**Requirement:** Repeat the entries exactly as they stand.

── Provided records ──

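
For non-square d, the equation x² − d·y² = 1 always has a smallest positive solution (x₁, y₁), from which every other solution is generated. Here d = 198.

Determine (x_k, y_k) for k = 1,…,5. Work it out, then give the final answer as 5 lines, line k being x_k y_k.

197 14
77617 5516
30580901 2173290
12048797377 856270744
4747195585637 337368499846

d=198: √d = [14; 14,28] (ℓ=2, even), read p_1/q_1
a_0=14:  p_0=14·1+0=14,  q_0=14·0+1=1
a_1=14:  p_1=14·14+1=197,  q_1=14·1+0=14
→ (197, 14).  Check: 197²=38809, 198·14²=38808, difference 1.
n=2: (197,14)∘(197,14) = (197·197+198·14·14, 197·14+14·197) = (77617,5516)
n=3: (77617,5516)∘(197,14) = (197·77617+198·14·5516, 197·5516+14·77617) = (30580901,2173290)
n=4: (30580901,2173290)∘(197,14) = (197·30580901+198·14·2173290, 197·2173290+14·30580901) = (12048797377,856270744)
n=5: (12048797377,856270744)∘(197,14) = (197·12048797377+198·14·856270744, 197·856270744+14·12048797377) = (4747195585637,337368499846)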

───

**Answer to this task:**
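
For non-square d, the equation x² − d·y² = 1 always has a smallest positive solution (x₁, y₁), from which every other solution is generated. Here d = 198.

Determine (x_k, y_k) for k = 1,…,5. Work it out, then give the final answer as 5 lines, line k being x_k y_k.

197 14
77617 5516
30580901 2173290
12048797377 856270744
4747195585637 337368499846

d=198: √d = [14; 14,28] (ℓ=2, even), read p_1/q_1
a_0=14:  p_0=14·1+0=14,  q_0=14·0+1=1
a_1=14:  p_1=14·14+1=197,  q_1=14·1+0=14
→ (197, 14).  Check: 197²=38809, 198·14²=38808, difference 1.
n=2: (197,14)∘(197,14) = (197·197+198·14·14, 197·14+14·197) = (77617,5516)
n=3: (77617,5516)∘(197,14) = (197·77617+198·14·5516, 197·5516+14·77617) = (30580901,2173290)
n=4: (30580901,2173290)∘(197,14) = (197·30580901+198·14·2173290, 197·2173290+14·30580901) = (12048797377,856270744)
n=5: (12048797377,856270744)∘(197,14) = (197·12048797377+198·14·856270744, 197·856270744+14·12048797377) = (4747195585637,337368499846)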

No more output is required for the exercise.